◆ **Records for this task**
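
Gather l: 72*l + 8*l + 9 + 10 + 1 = 80*l + 20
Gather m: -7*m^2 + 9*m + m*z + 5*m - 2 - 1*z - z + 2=-7*m^2 + m*(z + 14) - 2*z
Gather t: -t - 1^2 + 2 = 1 - t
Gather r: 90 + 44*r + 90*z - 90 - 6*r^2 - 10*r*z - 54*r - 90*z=-6*r^2 + r*(-10*z - 10)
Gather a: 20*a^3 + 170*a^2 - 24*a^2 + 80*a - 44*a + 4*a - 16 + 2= 20*a^3 + 146*a^2 + 40*a - 14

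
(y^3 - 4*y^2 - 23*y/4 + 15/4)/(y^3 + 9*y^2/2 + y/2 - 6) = (2*y^2 - 11*y + 5)/(2*(y^2 + 3*y - 4))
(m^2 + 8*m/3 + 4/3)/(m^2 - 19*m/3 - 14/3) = (m + 2)/(m - 7)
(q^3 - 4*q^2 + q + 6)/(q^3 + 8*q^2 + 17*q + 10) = (q^2 - 5*q + 6)/(q^2 + 7*q + 10)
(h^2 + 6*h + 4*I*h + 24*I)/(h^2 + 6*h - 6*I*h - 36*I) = (h + 4*I)/(h - 6*I)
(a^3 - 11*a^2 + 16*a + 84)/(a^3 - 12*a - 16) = (a^2 - 13*a + 42)/(a^2 - 2*a - 8)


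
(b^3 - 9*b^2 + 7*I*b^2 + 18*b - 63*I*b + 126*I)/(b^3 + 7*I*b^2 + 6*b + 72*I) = (b^3 + b^2*(-9 + 7*I) + b*(18 - 63*I) + 126*I)/(b^3 + 7*I*b^2 + 6*b + 72*I)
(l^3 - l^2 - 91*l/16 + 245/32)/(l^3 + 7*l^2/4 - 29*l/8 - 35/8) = (l - 7/4)/(l + 1)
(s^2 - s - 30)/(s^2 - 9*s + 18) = (s + 5)/(s - 3)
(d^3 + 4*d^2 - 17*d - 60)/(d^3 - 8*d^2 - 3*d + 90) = (d^2 + d - 20)/(d^2 - 11*d + 30)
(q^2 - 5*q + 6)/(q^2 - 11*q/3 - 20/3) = 3*(-q^2 + 5*q - 6)/(-3*q^2 + 11*q + 20)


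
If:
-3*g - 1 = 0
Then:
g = -1/3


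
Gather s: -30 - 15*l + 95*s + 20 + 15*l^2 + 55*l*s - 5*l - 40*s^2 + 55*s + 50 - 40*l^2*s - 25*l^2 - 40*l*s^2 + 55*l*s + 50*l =-10*l^2 + 30*l + s^2*(-40*l - 40) + s*(-40*l^2 + 110*l + 150) + 40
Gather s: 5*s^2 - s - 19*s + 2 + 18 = 5*s^2 - 20*s + 20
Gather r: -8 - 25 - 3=-36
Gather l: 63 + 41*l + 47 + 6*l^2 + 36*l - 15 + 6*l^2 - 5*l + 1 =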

◆ **Aim of the exercise**
The full listing must come back exactly as given.

◆ **Solution to this problem**
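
Gather l: 72*l + 8*l + 9 + 10 + 1 = 80*l + 20
Gather m: -7*m^2 + 9*m + m*z + 5*m - 2 - 1*z - z + 2=-7*m^2 + m*(z + 14) - 2*z
Gather t: -t - 1^2 + 2 = 1 - t
Gather r: 90 + 44*r + 90*z - 90 - 6*r^2 - 10*r*z - 54*r - 90*z=-6*r^2 + r*(-10*z - 10)
Gather a: 20*a^3 + 170*a^2 - 24*a^2 + 80*a - 44*a + 4*a - 16 + 2= 20*a^3 + 146*a^2 + 40*a - 14

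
(y^3 - 4*y^2 - 23*y/4 + 15/4)/(y^3 + 9*y^2/2 + y/2 - 6) = (2*y^2 - 11*y + 5)/(2*(y^2 + 3*y - 4))
(m^2 + 8*m/3 + 4/3)/(m^2 - 19*m/3 - 14/3) = (m + 2)/(m - 7)
(q^3 - 4*q^2 + q + 6)/(q^3 + 8*q^2 + 17*q + 10) = (q^2 - 5*q + 6)/(q^2 + 7*q + 10)
(h^2 + 6*h + 4*I*h + 24*I)/(h^2 + 6*h - 6*I*h - 36*I) = (h + 4*I)/(h - 6*I)
(a^3 - 11*a^2 + 16*a + 84)/(a^3 - 12*a - 16) = (a^2 - 13*a + 42)/(a^2 - 2*a - 8)


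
(b^3 - 9*b^2 + 7*I*b^2 + 18*b - 63*I*b + 126*I)/(b^3 + 7*I*b^2 + 6*b + 72*I) = (b^3 + b^2*(-9 + 7*I) + b*(18 - 63*I) + 126*I)/(b^3 + 7*I*b^2 + 6*b + 72*I)
(l^3 - l^2 - 91*l/16 + 245/32)/(l^3 + 7*l^2/4 - 29*l/8 - 35/8) = (l - 7/4)/(l + 1)
(s^2 - s - 30)/(s^2 - 9*s + 18) = (s + 5)/(s - 3)
(d^3 + 4*d^2 - 17*d - 60)/(d^3 - 8*d^2 - 3*d + 90) = (d^2 + d - 20)/(d^2 - 11*d + 30)
(q^2 - 5*q + 6)/(q^2 - 11*q/3 - 20/3) = 3*(-q^2 + 5*q - 6)/(-3*q^2 + 11*q + 20)


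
If:
-3*g - 1 = 0
Then:
g = -1/3


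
Gather s: -30 - 15*l + 95*s + 20 + 15*l^2 + 55*l*s - 5*l - 40*s^2 + 55*s + 50 - 40*l^2*s - 25*l^2 - 40*l*s^2 + 55*l*s + 50*l =-10*l^2 + 30*l + s^2*(-40*l - 40) + s*(-40*l^2 + 110*l + 150) + 40
Gather s: 5*s^2 - s - 19*s + 2 + 18 = 5*s^2 - 20*s + 20
Gather r: -8 - 25 - 3=-36
Gather l: 63 + 41*l + 47 + 6*l^2 + 36*l - 15 + 6*l^2 - 5*l + 1 =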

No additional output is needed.